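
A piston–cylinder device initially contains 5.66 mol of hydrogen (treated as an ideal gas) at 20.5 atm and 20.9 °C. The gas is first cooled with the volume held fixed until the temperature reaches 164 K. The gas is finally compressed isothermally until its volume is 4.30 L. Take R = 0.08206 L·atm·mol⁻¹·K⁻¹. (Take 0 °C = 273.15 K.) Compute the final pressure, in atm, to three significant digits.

P₃ ≈ 17.7 atm

Convert: T₁ = 294.0 K.
From PV = nRT: V₁ = nRT₁/P₁ = 6.662 L.
V constant ⇒ P ∝ T: V₂ = V₁; P₂ = P₁·(T₂/T₁) = 11.43 atm.
T constant ⇒ Boyle's law P V = const: T₃ = T₂; P₃ = P₂·(V₂/V₃) = 17.71 atm.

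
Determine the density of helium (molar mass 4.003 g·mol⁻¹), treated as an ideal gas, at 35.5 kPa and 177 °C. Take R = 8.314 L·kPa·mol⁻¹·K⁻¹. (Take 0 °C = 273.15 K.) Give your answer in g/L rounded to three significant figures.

ρ = PM/(RT) = (35.5 × 4.003) / (8.314 × 450.1)

ρ ≈ 0.0380 g/L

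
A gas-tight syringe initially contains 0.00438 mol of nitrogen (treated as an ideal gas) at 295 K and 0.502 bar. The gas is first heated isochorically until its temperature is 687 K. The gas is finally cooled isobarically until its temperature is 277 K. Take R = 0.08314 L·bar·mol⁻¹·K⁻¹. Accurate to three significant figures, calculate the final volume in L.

V₃ ≈ 0.0863 L

From PV = nRT: V₁ = nRT₁/P₁ = 0.2140 L.
Isochoric, so P/T is constant: V₂ = V₁; P₂ = P₁·(T₂/T₁) = 1.169 bar.
Isobaric, so V/T is constant: P₃ = P₂; V₃ = V₂·(T₃/T₂) = 0.08628 L.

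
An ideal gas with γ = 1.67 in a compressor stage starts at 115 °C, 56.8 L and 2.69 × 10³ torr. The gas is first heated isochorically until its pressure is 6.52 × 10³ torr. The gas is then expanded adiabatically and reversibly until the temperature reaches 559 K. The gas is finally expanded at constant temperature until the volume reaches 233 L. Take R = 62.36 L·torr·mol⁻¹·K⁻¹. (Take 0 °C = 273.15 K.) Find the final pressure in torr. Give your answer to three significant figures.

P₄ ≈ 944 torr

Convert: T₁ = 388.1 K.
V constant ⇒ P ∝ T: V₂ = V₁; T₂ = T₁·(P₂/P₁) = 940.8 K.
Reversible adiabatic, γ = 1.67: P₃ = P₂·(T₃/T₂)^(γ/(γ−1)) = 1781 torr; V₃ = V₂·(T₂/T₃)^(1/(γ−1)) = 123.5 L.
Isothermal, so P V is constant: T₄ = T₃; P₄ = P₃·(V₃/V₄) = 944.4 torr.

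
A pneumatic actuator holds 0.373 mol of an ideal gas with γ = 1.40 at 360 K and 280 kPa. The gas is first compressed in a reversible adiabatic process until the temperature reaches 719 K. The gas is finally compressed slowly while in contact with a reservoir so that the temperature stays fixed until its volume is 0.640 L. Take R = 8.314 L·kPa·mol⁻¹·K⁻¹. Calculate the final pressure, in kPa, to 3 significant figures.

From PV = nRT: V₁ = nRT₁/P₁ = 3.987 L.
Reversible adiabatic, γ = 1.40: P₂ = P₁·(T₂/T₁)^(γ/(γ−1)) = 3152 kPa; V₂ = V₁·(T₁/T₂)^(1/(γ−1)) = 0.7073 L.
Isothermal, so P V is constant: T₃ = T₂; P₃ = P₂·(V₂/V₃) = 3484 kPa.

P₃ ≈ 3.48e+03 kPa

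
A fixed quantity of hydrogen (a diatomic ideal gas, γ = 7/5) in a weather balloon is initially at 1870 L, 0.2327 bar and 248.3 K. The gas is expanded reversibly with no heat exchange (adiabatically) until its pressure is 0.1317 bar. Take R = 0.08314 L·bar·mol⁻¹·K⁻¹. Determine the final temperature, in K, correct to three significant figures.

Reversible adiabatic, γ = 7/5: T₂ = T₁·(P₂/P₁)^((γ−1)/γ) = 211.0 K; V₂ = V₁·(P₁/P₂)^(1/γ) = 2808 L.

T₂ ≈ 211 K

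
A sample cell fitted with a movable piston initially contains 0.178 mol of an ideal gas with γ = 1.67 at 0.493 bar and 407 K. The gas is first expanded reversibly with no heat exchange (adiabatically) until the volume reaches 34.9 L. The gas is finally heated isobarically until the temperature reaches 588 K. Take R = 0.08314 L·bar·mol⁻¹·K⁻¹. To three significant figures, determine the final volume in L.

From PV = nRT: V₁ = nRT₁/P₁ = 12.22 L.
Adiabatic (γ = 1.67), T V^(γ−1) and P V^γ constant: T₂ = T₁·(V₁/V₂)^(γ−1) = 201.5 K; P₂ = P₁·(V₁/V₂)^γ = 0.08542 bar.
Isobaric, so V/T is constant: P₃ = P₂; V₃ = V₂·(T₃/T₂) = 101.9 L.

V₃ ≈ 102 L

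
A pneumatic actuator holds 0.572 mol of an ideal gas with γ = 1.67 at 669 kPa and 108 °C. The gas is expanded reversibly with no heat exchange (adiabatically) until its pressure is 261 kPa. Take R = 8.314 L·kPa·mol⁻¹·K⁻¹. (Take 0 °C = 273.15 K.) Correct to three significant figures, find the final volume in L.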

::::::::::

_WORK TO BE COMPLETED_
Copy every record above exactly as it stands.

_RESPONSE FOR THIS EXERCISE_
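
A piston–cylinder device initially contains 5.66 mol of hydrogen (treated as an ideal gas) at 20.5 atm and 20.9 °C. The gas is first cooled with the volume held fixed until the temperature reaches 164 K. The gas is finally compressed isothermally until its volume is 4.30 L. Take R = 0.08206 L·atm·mol⁻¹·K⁻¹. (Take 0 °C = 273.15 K.) Compute the final pressure, in atm, to three significant digits.

P₃ ≈ 17.7 atm

Convert: T₁ = 294.0 K.
From PV = nRT: V₁ = nRT₁/P₁ = 6.662 L.
V constant ⇒ P ∝ T: V₂ = V₁; P₂ = P₁·(T₂/T₁) = 11.43 atm.
T constant ⇒ Boyle's law P V = const: T₃ = T₂; P₃ = P₂·(V₂/V₃) = 17.71 atm.

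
Determine the density of helium (molar mass 4.003 g·mol⁻¹), treated as an ideal gas, at 35.5 kPa and 177 °C. Take R = 8.314 L·kPa·mol⁻¹·K⁻¹. (Take 0 °C = 273.15 K.) Give your answer in g/L rounded to three significant figures.

ρ = PM/(RT) = (35.5 × 4.003) / (8.314 × 450.1)

ρ ≈ 0.0380 g/L

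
A gas-tight syringe initially contains 0.00438 mol of nitrogen (treated as an ideal gas) at 295 K and 0.502 bar. The gas is first heated isochorically until its temperature is 687 K. The gas is finally cooled isobarically until its temperature is 277 K. Take R = 0.08314 L·bar·mol⁻¹·K⁻¹. Accurate to three significant figures, calculate the final volume in L.

V₃ ≈ 0.0863 L

From PV = nRT: V₁ = nRT₁/P₁ = 0.2140 L.
Isochoric, so P/T is constant: V₂ = V₁; P₂ = P₁·(T₂/T₁) = 1.169 bar.
Isobaric, so V/T is constant: P₃ = P₂; V₃ = V₂·(T₃/T₂) = 0.08628 L.

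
An ideal gas with γ = 1.67 in a compressor stage starts at 115 °C, 56.8 L and 2.69 × 10³ torr. The gas is first heated isochorically until its pressure is 6.52 × 10³ torr. The gas is then expanded adiabatically and reversibly until the temperature reaches 559 K. The gas is finally expanded at constant temperature until the volume reaches 233 L. Take R = 62.36 L·torr·mol⁻¹·K⁻¹. (Take 0 °C = 273.15 K.) Find the final pressure in torr. Give your answer to three significant figures.

P₄ ≈ 944 torr

Convert: T₁ = 388.1 K.
V constant ⇒ P ∝ T: V₂ = V₁; T₂ = T₁·(P₂/P₁) = 940.8 K.
Reversible adiabatic, γ = 1.67: P₃ = P₂·(T₃/T₂)^(γ/(γ−1)) = 1781 torr; V₃ = V₂·(T₂/T₃)^(1/(γ−1)) = 123.5 L.
Isothermal, so P V is constant: T₄ = T₃; P₄ = P₃·(V₃/V₄) = 944.4 torr.

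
A pneumatic actuator holds 0.373 mol of an ideal gas with γ = 1.40 at 360 K and 280 kPa. The gas is first compressed in a reversible adiabatic process until the temperature reaches 719 K. The gas is finally compressed slowly while in contact with a reservoir so that the temperature stays fixed until its volume is 0.640 L. Take R = 8.314 L·kPa·mol⁻¹·K⁻¹. Calculate the final pressure, in kPa, to 3 significant figures.

From PV = nRT: V₁ = nRT₁/P₁ = 3.987 L.
Reversible adiabatic, γ = 1.40: P₂ = P₁·(T₂/T₁)^(γ/(γ−1)) = 3152 kPa; V₂ = V₁·(T₁/T₂)^(1/(γ−1)) = 0.7073 L.
Isothermal, so P V is constant: T₃ = T₂; P₃ = P₂·(V₂/V₃) = 3484 kPa.

P₃ ≈ 3.48e+03 kPa

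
A fixed quantity of hydrogen (a diatomic ideal gas, γ = 7/5) in a weather balloon is initially at 1870 L, 0.2327 bar and 248.3 K. The gas is expanded reversibly with no heat exchange (adiabatically) until its pressure is 0.1317 bar. Take R = 0.08314 L·bar·mol⁻¹·K⁻¹. Determine the final temperature, in K, correct to three significant figures.

Reversible adiabatic, γ = 7/5: T₂ = T₁·(P₂/P₁)^((γ−1)/γ) = 211.0 K; V₂ = V₁·(P₁/P₂)^(1/γ) = 2808 L.

T₂ ≈ 211 K

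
A sample cell fitted with a movable piston initially contains 0.178 mol of an ideal gas with γ = 1.67 at 0.493 bar and 407 K. The gas is first expanded reversibly with no heat exchange (adiabatically) until the volume reaches 34.9 L. The gas is finally heated isobarically until the temperature reaches 588 K. Take R = 0.08314 L·bar·mol⁻¹·K⁻¹. To three significant figures, determine the final volume in L.

From PV = nRT: V₁ = nRT₁/P₁ = 12.22 L.
Adiabatic (γ = 1.67), T V^(γ−1) and P V^γ constant: T₂ = T₁·(V₁/V₂)^(γ−1) = 201.5 K; P₂ = P₁·(V₁/V₂)^γ = 0.08542 bar.
Isobaric, so V/T is constant: P₃ = P₂; V₃ = V₂·(T₃/T₂) = 101.9 L.

V₃ ≈ 102 L

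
A pneumatic actuator holds 0.572 mol of an ideal gas with γ = 1.67 at 669 kPa and 108 °C. The gas is expanded reversibly with no heat exchange (adiabatically) until its pressure is 261 kPa. Take R = 8.314 L·kPa·mol⁻¹·K⁻¹. (Take 0 °C = 273.15 K.) Correct to three significant figures, find the final volume in L.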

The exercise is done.